### What you will do
Below are the entries; give again exactly the lines from the one mentioning "What is (-22283" through the one mentioning "Answer: 512208/612461 ≈ 0.83631", inclusive.

*** Materials provided ***

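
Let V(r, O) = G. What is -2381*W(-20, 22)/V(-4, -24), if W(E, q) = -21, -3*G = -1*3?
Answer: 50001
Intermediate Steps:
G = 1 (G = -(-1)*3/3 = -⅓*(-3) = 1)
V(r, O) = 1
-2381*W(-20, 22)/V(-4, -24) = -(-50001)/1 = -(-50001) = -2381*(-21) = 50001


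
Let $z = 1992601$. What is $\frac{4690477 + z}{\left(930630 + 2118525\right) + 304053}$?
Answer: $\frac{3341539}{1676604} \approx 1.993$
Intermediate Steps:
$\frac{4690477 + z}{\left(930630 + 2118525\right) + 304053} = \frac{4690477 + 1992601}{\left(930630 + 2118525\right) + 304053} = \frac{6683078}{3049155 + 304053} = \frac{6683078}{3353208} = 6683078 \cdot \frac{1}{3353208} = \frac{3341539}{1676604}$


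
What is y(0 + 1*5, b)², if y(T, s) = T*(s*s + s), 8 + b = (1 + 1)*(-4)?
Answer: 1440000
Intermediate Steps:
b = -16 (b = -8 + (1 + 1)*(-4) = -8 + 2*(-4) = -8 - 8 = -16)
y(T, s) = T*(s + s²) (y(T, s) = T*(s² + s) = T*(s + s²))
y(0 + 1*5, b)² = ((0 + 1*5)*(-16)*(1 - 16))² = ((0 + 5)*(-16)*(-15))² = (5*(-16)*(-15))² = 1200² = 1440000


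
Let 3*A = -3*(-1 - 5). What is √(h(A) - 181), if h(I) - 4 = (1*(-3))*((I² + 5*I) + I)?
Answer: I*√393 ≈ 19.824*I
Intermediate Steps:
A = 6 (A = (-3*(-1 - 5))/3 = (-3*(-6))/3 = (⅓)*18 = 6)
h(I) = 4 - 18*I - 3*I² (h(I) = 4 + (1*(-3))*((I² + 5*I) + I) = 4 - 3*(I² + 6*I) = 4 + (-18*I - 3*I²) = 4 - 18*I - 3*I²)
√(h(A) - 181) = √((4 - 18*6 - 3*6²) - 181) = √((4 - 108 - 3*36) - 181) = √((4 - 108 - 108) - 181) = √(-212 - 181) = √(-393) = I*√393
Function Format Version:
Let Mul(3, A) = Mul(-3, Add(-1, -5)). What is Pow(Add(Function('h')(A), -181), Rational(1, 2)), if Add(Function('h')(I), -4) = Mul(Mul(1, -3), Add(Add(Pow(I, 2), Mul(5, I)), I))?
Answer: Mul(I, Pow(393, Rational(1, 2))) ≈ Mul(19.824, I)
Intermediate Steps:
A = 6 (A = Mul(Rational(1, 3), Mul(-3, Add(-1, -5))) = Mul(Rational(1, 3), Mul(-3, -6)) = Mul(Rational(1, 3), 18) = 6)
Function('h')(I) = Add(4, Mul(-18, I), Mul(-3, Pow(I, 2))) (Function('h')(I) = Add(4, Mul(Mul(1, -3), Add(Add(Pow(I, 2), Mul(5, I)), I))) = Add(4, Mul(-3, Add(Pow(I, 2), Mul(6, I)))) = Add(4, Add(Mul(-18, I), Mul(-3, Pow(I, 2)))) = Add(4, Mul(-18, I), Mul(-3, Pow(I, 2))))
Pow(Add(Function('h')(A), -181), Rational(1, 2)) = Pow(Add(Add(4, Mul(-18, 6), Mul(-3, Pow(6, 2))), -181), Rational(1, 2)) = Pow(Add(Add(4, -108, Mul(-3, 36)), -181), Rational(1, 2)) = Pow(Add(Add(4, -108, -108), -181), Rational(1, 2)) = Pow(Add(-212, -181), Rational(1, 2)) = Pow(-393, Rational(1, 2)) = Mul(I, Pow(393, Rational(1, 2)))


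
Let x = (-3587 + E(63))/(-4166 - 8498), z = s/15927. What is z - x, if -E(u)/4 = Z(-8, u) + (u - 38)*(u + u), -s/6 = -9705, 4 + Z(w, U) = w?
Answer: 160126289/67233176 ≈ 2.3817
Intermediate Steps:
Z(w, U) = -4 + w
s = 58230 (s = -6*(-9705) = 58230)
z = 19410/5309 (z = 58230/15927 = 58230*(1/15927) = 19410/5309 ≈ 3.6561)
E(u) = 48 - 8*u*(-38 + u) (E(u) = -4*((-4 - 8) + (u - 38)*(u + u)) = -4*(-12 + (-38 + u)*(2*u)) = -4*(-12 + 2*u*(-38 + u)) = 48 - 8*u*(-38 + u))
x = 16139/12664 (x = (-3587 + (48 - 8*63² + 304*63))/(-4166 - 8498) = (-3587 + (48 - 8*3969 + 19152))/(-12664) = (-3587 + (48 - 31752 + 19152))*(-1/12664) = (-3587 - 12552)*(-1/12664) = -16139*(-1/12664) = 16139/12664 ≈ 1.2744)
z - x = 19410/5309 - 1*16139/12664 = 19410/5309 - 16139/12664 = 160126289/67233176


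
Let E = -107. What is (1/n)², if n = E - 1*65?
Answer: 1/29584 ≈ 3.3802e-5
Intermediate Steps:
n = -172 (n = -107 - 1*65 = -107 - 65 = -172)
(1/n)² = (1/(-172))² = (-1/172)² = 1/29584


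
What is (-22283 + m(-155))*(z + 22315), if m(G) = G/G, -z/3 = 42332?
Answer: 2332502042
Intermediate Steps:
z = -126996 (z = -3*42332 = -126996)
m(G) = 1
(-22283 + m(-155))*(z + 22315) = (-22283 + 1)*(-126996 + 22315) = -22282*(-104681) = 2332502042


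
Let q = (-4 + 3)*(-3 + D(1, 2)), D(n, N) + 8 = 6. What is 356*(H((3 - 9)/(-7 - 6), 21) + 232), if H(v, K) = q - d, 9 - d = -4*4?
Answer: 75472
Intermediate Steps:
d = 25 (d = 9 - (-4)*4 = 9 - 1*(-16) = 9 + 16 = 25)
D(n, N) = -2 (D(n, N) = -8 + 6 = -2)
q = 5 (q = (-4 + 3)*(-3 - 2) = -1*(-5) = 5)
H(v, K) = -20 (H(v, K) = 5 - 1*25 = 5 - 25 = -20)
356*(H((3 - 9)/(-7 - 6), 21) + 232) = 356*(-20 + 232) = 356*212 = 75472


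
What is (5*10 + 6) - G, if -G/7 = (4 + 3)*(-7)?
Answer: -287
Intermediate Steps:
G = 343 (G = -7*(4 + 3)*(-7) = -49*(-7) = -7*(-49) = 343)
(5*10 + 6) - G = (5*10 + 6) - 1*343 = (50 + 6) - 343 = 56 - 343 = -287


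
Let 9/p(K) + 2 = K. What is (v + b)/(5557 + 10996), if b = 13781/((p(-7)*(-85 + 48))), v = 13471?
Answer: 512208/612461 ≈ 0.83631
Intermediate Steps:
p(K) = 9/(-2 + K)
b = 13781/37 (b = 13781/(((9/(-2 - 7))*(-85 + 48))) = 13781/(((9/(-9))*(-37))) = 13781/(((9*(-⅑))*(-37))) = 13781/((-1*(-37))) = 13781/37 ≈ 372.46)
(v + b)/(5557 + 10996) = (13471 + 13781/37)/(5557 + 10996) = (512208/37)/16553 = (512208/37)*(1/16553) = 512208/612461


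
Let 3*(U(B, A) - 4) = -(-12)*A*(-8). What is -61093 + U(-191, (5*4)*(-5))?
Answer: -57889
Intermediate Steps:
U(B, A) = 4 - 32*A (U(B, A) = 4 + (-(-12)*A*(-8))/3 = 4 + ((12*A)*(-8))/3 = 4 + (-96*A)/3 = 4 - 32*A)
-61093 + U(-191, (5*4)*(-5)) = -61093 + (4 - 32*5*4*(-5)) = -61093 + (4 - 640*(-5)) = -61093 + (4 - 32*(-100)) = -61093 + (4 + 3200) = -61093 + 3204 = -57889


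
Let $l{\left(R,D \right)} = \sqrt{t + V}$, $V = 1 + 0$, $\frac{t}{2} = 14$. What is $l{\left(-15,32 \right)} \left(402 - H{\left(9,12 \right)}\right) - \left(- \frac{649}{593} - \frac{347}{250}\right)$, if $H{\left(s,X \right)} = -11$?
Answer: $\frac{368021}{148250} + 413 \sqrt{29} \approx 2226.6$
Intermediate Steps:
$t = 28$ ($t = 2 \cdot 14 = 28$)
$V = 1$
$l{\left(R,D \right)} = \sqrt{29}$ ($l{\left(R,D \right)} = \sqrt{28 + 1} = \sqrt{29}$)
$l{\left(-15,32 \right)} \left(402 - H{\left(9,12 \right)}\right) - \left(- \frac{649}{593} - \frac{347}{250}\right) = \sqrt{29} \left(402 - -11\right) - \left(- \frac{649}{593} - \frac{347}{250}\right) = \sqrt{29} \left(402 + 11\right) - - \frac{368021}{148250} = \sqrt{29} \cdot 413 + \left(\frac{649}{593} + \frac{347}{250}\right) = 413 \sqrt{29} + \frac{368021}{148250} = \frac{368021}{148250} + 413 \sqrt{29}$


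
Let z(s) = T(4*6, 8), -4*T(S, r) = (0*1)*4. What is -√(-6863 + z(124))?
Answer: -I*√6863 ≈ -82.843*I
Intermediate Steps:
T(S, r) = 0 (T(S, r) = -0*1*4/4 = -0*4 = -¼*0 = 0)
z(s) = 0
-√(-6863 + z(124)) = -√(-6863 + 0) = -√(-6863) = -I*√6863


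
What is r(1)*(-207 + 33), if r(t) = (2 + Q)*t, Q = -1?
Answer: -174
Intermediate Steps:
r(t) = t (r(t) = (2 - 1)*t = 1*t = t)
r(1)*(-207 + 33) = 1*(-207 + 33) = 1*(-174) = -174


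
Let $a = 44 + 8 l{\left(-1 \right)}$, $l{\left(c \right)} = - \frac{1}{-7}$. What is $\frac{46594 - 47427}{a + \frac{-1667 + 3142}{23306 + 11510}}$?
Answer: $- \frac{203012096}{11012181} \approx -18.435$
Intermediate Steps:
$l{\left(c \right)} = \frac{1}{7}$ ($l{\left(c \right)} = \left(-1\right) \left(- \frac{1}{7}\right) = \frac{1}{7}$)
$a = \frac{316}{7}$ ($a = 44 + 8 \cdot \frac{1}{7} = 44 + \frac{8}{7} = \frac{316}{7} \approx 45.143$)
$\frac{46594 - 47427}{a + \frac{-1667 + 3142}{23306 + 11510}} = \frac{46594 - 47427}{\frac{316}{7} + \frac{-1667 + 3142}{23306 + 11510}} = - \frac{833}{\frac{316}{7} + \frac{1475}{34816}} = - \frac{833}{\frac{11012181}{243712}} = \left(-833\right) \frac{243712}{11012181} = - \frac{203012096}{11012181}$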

*** End of Materials provided ***

### Answer section
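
What is (-22283 + m(-155))*(z + 22315), if m(G) = G/G, -z/3 = 42332?
Answer: 2332502042
Intermediate Steps:
z = -126996 (z = -3*42332 = -126996)
m(G) = 1
(-22283 + m(-155))*(z + 22315) = (-22283 + 1)*(-126996 + 22315) = -22282*(-104681) = 2332502042


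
Let q = (-4 + 3)*(-3 + D(1, 2)), D(n, N) + 8 = 6. What is 356*(H((3 - 9)/(-7 - 6), 21) + 232), if H(v, K) = q - d, 9 - d = -4*4?
Answer: 75472
Intermediate Steps:
d = 25 (d = 9 - (-4)*4 = 9 - 1*(-16) = 9 + 16 = 25)
D(n, N) = -2 (D(n, N) = -8 + 6 = -2)
q = 5 (q = (-4 + 3)*(-3 - 2) = -1*(-5) = 5)
H(v, K) = -20 (H(v, K) = 5 - 1*25 = 5 - 25 = -20)
356*(H((3 - 9)/(-7 - 6), 21) + 232) = 356*(-20 + 232) = 356*212 = 75472


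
What is (5*10 + 6) - G, if -G/7 = (4 + 3)*(-7)?
Answer: -287
Intermediate Steps:
G = 343 (G = -7*(4 + 3)*(-7) = -49*(-7) = -7*(-49) = 343)
(5*10 + 6) - G = (5*10 + 6) - 1*343 = (50 + 6) - 343 = 56 - 343 = -287


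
Let 9/p(K) + 2 = K. What is (v + b)/(5557 + 10996), if b = 13781/((p(-7)*(-85 + 48))), v = 13471?
Answer: 512208/612461 ≈ 0.83631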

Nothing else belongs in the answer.